What the exercise asks ▸ Copy the lines below verbatim, but only from the line containing "How many segments are [+RTR]" through the end of the data.

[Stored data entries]
━━━━━━━━

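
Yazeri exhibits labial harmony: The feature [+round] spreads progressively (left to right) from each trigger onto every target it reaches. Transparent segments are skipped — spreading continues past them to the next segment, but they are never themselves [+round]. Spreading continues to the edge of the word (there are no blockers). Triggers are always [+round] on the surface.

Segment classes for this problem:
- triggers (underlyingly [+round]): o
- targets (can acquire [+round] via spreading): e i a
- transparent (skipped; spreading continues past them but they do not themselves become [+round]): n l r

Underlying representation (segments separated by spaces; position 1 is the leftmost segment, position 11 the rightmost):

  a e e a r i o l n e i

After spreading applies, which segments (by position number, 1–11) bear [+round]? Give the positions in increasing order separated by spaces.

From /o/ at 7 rightward: 8 /l/ transparent; 9 /n/ transparent; 10 /e/ → [+round]; 11 /i/ → [+round]; word edge.
Targets with no active source: positions 1 2 3 4 6 stay [-round].

7 10 11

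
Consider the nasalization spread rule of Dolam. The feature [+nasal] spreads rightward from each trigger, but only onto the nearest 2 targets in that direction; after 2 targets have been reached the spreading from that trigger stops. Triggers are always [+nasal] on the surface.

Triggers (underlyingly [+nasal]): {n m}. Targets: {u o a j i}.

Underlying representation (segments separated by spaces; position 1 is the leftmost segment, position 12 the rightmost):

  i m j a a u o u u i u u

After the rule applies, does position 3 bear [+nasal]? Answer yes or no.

yes

From /m/ at 2 rightward: 3 /j/ → [+nasal]; 4 /a/ → [+nasal]; bound reached.
Targets with no active source: positions 1 5 6 7 8 9 10 11 12 stay [-nasal].
[+nasal] positions on the surface: 2 3 4.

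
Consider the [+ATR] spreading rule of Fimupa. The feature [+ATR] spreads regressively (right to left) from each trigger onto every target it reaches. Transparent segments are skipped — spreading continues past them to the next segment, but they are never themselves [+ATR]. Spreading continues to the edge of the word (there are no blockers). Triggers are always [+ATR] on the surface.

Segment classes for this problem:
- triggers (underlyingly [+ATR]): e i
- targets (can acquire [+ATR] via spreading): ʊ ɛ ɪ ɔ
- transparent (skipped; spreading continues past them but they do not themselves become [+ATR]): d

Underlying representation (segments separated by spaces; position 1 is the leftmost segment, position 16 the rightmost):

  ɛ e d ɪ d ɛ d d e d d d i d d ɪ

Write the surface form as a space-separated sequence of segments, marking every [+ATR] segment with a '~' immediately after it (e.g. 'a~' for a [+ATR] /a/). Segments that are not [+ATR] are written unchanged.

From /e/ at 2 leftward: 1 /ɛ/ → [+ATR]; word edge.
From /e/ at 9 leftward: 8 /d/ transparent; 7 /d/ transparent; 6 /ɛ/ → [+ATR]; 5 /d/ transparent; 4 /ɪ/ → [+ATR]; 3 /d/ transparent; 2 /e/ is itself a trigger — this domain ends here.
From /i/ at 13 leftward: 12 /d/ transparent; 11 /d/ transparent; 10 /d/ transparent; 9 /e/ is itself a trigger — this domain ends here.
Target with no active source: position 16 stays [-ATR].
[+ATR] positions on the surface: 1 2 4 6 9 13.

ɛ~ e~ d ɪ~ d ɛ~ d d e~ d d d i~ d d ɪ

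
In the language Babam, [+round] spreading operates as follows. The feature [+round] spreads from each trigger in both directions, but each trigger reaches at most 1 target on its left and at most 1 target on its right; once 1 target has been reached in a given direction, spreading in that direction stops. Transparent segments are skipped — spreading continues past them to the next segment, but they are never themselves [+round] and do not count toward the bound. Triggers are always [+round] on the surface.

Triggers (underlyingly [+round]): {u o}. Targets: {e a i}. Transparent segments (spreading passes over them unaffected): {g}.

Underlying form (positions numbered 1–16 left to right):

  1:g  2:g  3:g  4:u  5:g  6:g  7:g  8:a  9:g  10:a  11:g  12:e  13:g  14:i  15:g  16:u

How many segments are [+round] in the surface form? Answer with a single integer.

4

From /u/ at 4 rightward: 5 /g/ transparent; 6 /g/ transparent; 7 /g/ transparent; 8 /a/ → [+round]; bound reached.
From /u/ at 4 leftward: 3 /g/ transparent; 2 /g/ transparent; 1 /g/ transparent; word edge.
From /u/ at 16 rightward: word edge.
From /u/ at 16 leftward: 15 /g/ transparent; 14 /i/ → [+round]; bound reached.
Targets with no active source: positions 10 12 stay [-round].
[+round] positions on the surface: 4 8 14 16.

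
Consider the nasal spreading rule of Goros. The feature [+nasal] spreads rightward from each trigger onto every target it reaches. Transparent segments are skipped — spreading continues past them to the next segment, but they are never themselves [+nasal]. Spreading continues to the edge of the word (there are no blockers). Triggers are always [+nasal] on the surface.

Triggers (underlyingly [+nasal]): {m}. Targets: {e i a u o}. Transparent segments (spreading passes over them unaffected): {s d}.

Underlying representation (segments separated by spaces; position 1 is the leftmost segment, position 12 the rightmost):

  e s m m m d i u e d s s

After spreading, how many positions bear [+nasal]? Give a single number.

From /m/ at 3 rightward: 4 /m/ is itself a trigger — this domain ends here.
From /m/ at 4 rightward: 5 /m/ is itself a trigger — this domain ends here.
From /m/ at 5 rightward: 6 /d/ transparent; 7 /i/ → [+nasal]; 8 /u/ → [+nasal]; 9 /e/ → [+nasal]; 10 /d/ transparent; 11 /s/ transparent; 12 /s/ transparent; word edge.
Target with no active source: position 1 stays [-nasal].
[+nasal] positions on the surface: 3 4 5 7 8 9.

6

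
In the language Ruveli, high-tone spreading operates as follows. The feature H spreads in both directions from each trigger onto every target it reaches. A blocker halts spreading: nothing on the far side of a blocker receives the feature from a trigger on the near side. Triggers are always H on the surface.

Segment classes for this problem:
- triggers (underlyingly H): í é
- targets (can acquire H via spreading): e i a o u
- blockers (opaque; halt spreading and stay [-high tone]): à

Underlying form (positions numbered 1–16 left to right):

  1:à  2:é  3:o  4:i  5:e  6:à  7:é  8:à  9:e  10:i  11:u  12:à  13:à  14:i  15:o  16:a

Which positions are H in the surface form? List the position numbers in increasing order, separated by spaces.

From /é/ at 2 rightward: 3 /o/ → H; 4 /i/ → H; 5 /e/ → H; 6 /à/ blocks.
From /é/ at 2 leftward: 1 /à/ blocks.
From /é/ at 7 rightward: 8 /à/ blocks.
From /é/ at 7 leftward: 6 /à/ blocks.
Targets with no active source: positions 9 10 11 14 15 16 stay [-high tone].

2 3 4 5 7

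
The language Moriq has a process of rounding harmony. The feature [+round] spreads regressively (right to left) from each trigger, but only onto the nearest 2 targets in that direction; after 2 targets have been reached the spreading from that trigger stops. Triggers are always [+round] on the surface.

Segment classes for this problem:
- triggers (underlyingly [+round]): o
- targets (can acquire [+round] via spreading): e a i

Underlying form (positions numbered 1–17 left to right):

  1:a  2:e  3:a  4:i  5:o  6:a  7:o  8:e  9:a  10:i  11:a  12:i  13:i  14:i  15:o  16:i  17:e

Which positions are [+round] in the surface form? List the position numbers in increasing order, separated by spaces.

From /o/ at 5 leftward: 4 /i/ → [+round]; 3 /a/ → [+round]; bound reached.
From /o/ at 7 leftward: 6 /a/ → [+round]; 5 /o/ is itself a trigger — this domain ends here.
From /o/ at 15 leftward: 14 /i/ → [+round]; 13 /i/ → [+round]; bound reached.
Targets with no active source: positions 1 2 8 9 10 11 12 16 17 stay [-round].

3 4 5 6 7 13 14 15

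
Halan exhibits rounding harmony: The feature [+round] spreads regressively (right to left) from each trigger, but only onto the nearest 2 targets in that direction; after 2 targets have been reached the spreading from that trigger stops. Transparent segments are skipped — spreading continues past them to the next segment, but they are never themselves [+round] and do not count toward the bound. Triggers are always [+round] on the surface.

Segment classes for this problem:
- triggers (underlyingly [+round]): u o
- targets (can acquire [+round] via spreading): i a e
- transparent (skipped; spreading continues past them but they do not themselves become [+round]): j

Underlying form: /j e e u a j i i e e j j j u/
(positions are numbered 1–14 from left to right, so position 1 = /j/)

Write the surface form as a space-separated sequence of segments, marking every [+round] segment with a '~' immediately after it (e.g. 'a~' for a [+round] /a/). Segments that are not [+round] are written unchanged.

From /u/ at 4 leftward: 3 /e/ → [+round]; 2 /e/ → [+round]; bound reached.
From /u/ at 14 leftward: 13 /j/ transparent; 12 /j/ transparent; 11 /j/ transparent; 10 /e/ → [+round]; 9 /e/ → [+round]; bound reached.
Targets with no active source: positions 5 7 8 stay [-round].
[+round] positions on the surface: 2 3 4 9 10 14.

j e~ e~ u~ a j i i e~ e~ j j j u~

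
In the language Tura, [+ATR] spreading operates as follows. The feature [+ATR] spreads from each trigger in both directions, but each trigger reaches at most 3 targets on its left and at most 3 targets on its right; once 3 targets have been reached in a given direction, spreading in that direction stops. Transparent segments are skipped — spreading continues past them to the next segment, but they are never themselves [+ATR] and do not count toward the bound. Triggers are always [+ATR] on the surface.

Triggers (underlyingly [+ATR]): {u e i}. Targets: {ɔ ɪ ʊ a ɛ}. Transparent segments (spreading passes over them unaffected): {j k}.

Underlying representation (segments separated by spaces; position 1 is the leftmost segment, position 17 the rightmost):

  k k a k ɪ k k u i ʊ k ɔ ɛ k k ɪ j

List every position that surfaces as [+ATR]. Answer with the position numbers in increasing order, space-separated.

From /u/ at 8 rightward: 9 /i/ is itself a trigger — this domain ends here.
From /u/ at 8 leftward: 7 /k/ transparent; 6 /k/ transparent; 5 /ɪ/ → [+ATR]; 4 /k/ transparent; 3 /a/ → [+ATR]; 2 /k/ transparent; 1 /k/ transparent; word edge.
From /i/ at 9 rightward: 10 /ʊ/ → [+ATR]; 11 /k/ transparent; 12 /ɔ/ → [+ATR]; 13 /ɛ/ → [+ATR]; bound reached.
From /i/ at 9 leftward: 8 /u/ is itself a trigger — this domain ends here.
Target with no active source: position 16 stays [-ATR].

3 5 8 9 10 12 13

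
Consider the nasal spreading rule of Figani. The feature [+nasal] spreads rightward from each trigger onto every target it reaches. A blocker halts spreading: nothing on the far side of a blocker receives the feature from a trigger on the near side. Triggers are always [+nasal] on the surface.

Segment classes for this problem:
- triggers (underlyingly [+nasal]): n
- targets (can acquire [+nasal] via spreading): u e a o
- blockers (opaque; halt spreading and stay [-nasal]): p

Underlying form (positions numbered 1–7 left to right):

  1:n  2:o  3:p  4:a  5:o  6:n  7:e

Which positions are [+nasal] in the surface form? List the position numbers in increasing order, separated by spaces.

1 2 6 7

From /n/ at 1 rightward: 2 /o/ → [+nasal]; 3 /p/ blocks.
From /n/ at 6 rightward: 7 /e/ → [+nasal]; word edge.
Targets with no active source: positions 4 5 stay [-nasal].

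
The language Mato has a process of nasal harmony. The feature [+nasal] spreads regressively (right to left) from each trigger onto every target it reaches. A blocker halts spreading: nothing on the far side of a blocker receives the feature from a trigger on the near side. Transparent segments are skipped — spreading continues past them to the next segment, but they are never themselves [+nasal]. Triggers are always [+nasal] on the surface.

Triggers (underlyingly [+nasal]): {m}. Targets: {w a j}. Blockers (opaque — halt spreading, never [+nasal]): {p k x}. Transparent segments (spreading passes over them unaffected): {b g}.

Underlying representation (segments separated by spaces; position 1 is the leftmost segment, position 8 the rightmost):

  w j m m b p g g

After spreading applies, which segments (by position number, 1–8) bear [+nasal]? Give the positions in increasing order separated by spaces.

From /m/ at 3 leftward: 2 /j/ → [+nasal]; 1 /w/ → [+nasal]; word edge.
From /m/ at 4 leftward: 3 /m/ is itself a trigger — this domain ends here.

1 2 3 4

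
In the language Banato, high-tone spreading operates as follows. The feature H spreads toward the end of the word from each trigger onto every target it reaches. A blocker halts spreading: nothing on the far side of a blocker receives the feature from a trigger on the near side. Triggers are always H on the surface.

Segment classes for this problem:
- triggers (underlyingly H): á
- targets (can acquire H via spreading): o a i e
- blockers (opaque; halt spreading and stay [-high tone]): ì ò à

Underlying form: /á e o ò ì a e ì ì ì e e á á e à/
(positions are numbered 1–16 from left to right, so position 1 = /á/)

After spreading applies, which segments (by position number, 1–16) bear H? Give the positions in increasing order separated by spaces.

1 2 3 13 14 15

From /á/ at 1 rightward: 2 /e/ → H; 3 /o/ → H; 4 /ò/ blocks.
From /á/ at 13 rightward: 14 /á/ is itself a trigger — this domain ends here.
From /á/ at 14 rightward: 15 /e/ → H; 16 /à/ blocks.
Targets with no active source: positions 6 7 11 12 stay [-high tone].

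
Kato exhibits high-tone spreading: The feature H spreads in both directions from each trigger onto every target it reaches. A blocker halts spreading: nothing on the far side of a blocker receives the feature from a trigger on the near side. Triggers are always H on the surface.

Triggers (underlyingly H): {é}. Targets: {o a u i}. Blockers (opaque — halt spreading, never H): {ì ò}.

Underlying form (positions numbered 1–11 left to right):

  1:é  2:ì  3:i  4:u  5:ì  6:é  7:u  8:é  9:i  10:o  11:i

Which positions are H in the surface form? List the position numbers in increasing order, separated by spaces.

From /é/ at 1 rightward: 2 /ì/ blocks.
From /é/ at 1 leftward: word edge.
From /é/ at 6 rightward: 7 /u/ → H; 8 /é/ is itself a trigger — this domain ends here.
From /é/ at 6 leftward: 5 /ì/ blocks.
From /é/ at 8 rightward: 9 /i/ → H; 10 /o/ → H; 11 /i/ → H; word edge.
From /é/ at 8 leftward: 7 /u/ → H; 6 /é/ is itself a trigger — this domain ends here.
Targets with no active source: positions 3 4 stay [-high tone].

1 6 7 8 9 10 11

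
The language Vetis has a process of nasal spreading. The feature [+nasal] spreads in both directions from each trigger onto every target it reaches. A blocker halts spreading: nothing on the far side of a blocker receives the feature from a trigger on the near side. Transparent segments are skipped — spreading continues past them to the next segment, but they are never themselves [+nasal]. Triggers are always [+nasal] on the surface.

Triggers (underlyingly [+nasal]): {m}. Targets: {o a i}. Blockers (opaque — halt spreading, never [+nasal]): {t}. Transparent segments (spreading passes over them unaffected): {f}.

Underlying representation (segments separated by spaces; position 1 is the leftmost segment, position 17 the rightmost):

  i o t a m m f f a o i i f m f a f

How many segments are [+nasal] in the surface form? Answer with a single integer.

From /m/ at 5 rightward: 6 /m/ is itself a trigger — this domain ends here.
From /m/ at 5 leftward: 4 /a/ → [+nasal]; 3 /t/ blocks.
From /m/ at 6 rightward: 7 /f/ transparent; 8 /f/ transparent; 9 /a/ → [+nasal]; 10 /o/ → [+nasal]; 11 /i/ → [+nasal]; 12 /i/ → [+nasal]; 13 /f/ transparent; 14 /m/ is itself a trigger — this domain ends here.
From /m/ at 6 leftward: 5 /m/ is itself a trigger — this domain ends here.
From /m/ at 14 rightward: 15 /f/ transparent; 16 /a/ → [+nasal]; 17 /f/ transparent; word edge.
From /m/ at 14 leftward: 13 /f/ transparent; 12 /i/ → [+nasal]; 11 /i/ → [+nasal]; 10 /o/ → [+nasal]; 9 /a/ → [+nasal]; 8 /f/ transparent; 7 /f/ transparent; 6 /m/ is itself a trigger — this domain ends here.
Targets with no active source: positions 1 2 stay [-nasal].
[+nasal] positions on the surface: 4 5 6 9 10 11 12 14 16.

9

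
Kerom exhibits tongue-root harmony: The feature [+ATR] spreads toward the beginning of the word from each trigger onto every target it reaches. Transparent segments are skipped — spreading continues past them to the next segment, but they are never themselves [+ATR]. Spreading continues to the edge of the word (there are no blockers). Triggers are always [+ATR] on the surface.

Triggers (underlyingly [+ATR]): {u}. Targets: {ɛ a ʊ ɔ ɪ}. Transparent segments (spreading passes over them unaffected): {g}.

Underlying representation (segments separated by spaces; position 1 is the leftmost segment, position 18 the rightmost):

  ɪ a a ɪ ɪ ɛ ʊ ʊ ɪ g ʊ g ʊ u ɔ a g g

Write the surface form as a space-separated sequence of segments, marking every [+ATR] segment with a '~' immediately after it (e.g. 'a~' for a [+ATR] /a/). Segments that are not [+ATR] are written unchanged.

From /u/ at 14 leftward: 13 /ʊ/ → [+ATR]; 12 /g/ transparent; 11 /ʊ/ → [+ATR]; 10 /g/ transparent; 9 /ɪ/ → [+ATR]; 8 /ʊ/ → [+ATR]; 7 /ʊ/ → [+ATR]; 6 /ɛ/ → [+ATR]; 5 /ɪ/ → [+ATR]; 4 /ɪ/ → [+ATR]; 3 /a/ → [+ATR]; 2 /a/ → [+ATR]; 1 /ɪ/ → [+ATR]; word edge.
Targets with no active source: positions 15 16 stay [-ATR].
[+ATR] positions on the surface: 1 2 3 4 5 6 7 8 9 11 13 14.

ɪ~ a~ a~ ɪ~ ɪ~ ɛ~ ʊ~ ʊ~ ɪ~ g ʊ~ g ʊ~ u~ ɔ a g g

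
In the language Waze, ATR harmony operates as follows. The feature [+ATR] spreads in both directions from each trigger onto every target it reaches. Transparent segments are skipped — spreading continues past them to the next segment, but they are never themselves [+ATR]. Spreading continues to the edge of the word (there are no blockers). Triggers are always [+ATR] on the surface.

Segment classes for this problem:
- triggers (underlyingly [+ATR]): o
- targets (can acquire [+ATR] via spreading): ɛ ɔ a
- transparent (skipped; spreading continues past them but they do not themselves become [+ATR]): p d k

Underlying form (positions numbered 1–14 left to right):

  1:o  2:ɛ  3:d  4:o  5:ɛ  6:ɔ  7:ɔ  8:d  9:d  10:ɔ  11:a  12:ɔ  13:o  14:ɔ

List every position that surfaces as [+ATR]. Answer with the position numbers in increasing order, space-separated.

1 2 4 5 6 7 10 11 12 13 14

From /o/ at 1 rightward: 2 /ɛ/ → [+ATR]; 3 /d/ transparent; 4 /o/ is itself a trigger — this domain ends here.
From /o/ at 1 leftward: word edge.
From /o/ at 4 rightward: 5 /ɛ/ → [+ATR]; 6 /ɔ/ → [+ATR]; 7 /ɔ/ → [+ATR]; 8 /d/ transparent; 9 /d/ transparent; 10 /ɔ/ → [+ATR]; 11 /a/ → [+ATR]; 12 /ɔ/ → [+ATR]; 13 /o/ is itself a trigger — this domain ends here.
From /o/ at 4 leftward: 3 /d/ transparent; 2 /ɛ/ → [+ATR]; 1 /o/ is itself a trigger — this domain ends here.
From /o/ at 13 rightward: 14 /ɔ/ → [+ATR]; word edge.
From /o/ at 13 leftward: 12 /ɔ/ → [+ATR]; 11 /a/ → [+ATR]; 10 /ɔ/ → [+ATR]; 9 /d/ transparent; 8 /d/ transparent; 7 /ɔ/ → [+ATR]; 6 /ɔ/ → [+ATR]; 5 /ɛ/ → [+ATR]; 4 /o/ is itself a trigger — this domain ends here.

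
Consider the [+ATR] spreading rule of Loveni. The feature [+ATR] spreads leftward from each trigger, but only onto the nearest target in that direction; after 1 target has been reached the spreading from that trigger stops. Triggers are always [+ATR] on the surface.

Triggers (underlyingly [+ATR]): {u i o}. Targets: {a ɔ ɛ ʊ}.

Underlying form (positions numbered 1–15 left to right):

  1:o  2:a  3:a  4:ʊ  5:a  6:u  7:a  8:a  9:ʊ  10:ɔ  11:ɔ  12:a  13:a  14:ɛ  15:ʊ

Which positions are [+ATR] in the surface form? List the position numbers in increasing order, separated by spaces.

1 5 6

From /o/ at 1 leftward: word edge.
From /u/ at 6 leftward: 5 /a/ → [+ATR]; bound reached.
Targets with no active source: positions 2 3 4 7 8 9 10 11 12 13 14 15 stay [-ATR].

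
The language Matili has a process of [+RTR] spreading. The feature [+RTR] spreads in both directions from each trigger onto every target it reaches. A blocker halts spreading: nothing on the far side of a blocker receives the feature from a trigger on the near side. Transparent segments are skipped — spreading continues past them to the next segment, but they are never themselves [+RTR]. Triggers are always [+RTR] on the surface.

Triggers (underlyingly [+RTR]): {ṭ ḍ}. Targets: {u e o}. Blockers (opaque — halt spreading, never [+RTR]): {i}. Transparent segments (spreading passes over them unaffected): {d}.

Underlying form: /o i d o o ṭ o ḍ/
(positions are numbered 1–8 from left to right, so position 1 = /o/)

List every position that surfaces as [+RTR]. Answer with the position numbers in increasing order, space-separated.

4 5 6 7 8

From /ṭ/ at 6 rightward: 7 /o/ → [+RTR]; 8 /ḍ/ is itself a trigger — this domain ends here.
From /ṭ/ at 6 leftward: 5 /o/ → [+RTR]; 4 /o/ → [+RTR]; 3 /d/ transparent; 2 /i/ blocks.
From /ḍ/ at 8 rightward: word edge.
From /ḍ/ at 8 leftward: 7 /o/ → [+RTR]; 6 /ṭ/ is itself a trigger — this domain ends here.
Target with no active source: position 1 stays [-emphatic].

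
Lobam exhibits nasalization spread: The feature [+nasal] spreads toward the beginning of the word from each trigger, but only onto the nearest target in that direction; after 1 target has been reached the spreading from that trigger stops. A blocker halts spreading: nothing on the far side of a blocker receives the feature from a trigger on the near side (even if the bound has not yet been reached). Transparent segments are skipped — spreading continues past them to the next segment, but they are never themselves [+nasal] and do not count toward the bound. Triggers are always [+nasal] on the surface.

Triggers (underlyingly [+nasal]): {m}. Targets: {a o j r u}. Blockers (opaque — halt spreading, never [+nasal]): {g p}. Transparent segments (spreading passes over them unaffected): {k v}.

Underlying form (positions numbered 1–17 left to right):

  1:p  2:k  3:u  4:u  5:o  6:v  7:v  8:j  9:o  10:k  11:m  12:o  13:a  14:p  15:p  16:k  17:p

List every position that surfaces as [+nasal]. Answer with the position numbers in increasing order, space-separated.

9 11

From /m/ at 11 leftward: 10 /k/ transparent; 9 /o/ → [+nasal]; bound reached.
Targets with no active source: positions 3 4 5 8 12 13 stay [-nasal].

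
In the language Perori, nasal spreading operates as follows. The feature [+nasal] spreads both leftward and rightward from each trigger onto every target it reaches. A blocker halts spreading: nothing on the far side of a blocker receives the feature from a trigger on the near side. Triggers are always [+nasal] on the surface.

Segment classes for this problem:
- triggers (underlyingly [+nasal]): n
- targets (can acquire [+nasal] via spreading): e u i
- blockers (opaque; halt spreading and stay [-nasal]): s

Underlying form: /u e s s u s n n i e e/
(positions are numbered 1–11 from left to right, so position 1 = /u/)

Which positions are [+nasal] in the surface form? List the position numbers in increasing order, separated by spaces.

7 8 9 10 11

From /n/ at 7 rightward: 8 /n/ is itself a trigger — this domain ends here.
From /n/ at 7 leftward: 6 /s/ blocks.
From /n/ at 8 rightward: 9 /i/ → [+nasal]; 10 /e/ → [+nasal]; 11 /e/ → [+nasal]; word edge.
From /n/ at 8 leftward: 7 /n/ is itself a trigger — this domain ends here.
Targets with no active source: positions 1 2 5 stay [-nasal].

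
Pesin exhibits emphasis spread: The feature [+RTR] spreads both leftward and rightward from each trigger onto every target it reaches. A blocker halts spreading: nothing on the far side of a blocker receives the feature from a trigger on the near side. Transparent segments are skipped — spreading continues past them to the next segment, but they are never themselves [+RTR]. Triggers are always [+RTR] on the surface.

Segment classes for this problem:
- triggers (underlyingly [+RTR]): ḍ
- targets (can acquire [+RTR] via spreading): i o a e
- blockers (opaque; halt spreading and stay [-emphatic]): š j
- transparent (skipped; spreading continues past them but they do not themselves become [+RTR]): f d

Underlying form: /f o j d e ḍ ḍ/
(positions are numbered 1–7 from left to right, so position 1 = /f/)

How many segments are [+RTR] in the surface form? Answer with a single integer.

From /ḍ/ at 6 rightward: 7 /ḍ/ is itself a trigger — this domain ends here.
From /ḍ/ at 6 leftward: 5 /e/ → [+RTR]; 4 /d/ transparent; 3 /j/ blocks.
From /ḍ/ at 7 rightward: word edge.
From /ḍ/ at 7 leftward: 6 /ḍ/ is itself a trigger — this domain ends here.
Target with no active source: position 2 stays [-emphatic].
[+RTR] positions on the surface: 5 6 7.

3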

━━━━━━━━

Task solution ▸
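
How many segments are [+RTR] in the surface form? Answer with a single integer.

From /ḍ/ at 6 rightward: 7 /ḍ/ is itself a trigger — this domain ends here.
From /ḍ/ at 6 leftward: 5 /e/ → [+RTR]; 4 /d/ transparent; 3 /j/ blocks.
From /ḍ/ at 7 rightward: word edge.
From /ḍ/ at 7 leftward: 6 /ḍ/ is itself a trigger — this domain ends here.
Target with no active source: position 2 stays [-emphatic].
[+RTR] positions on the surface: 5 6 7.

3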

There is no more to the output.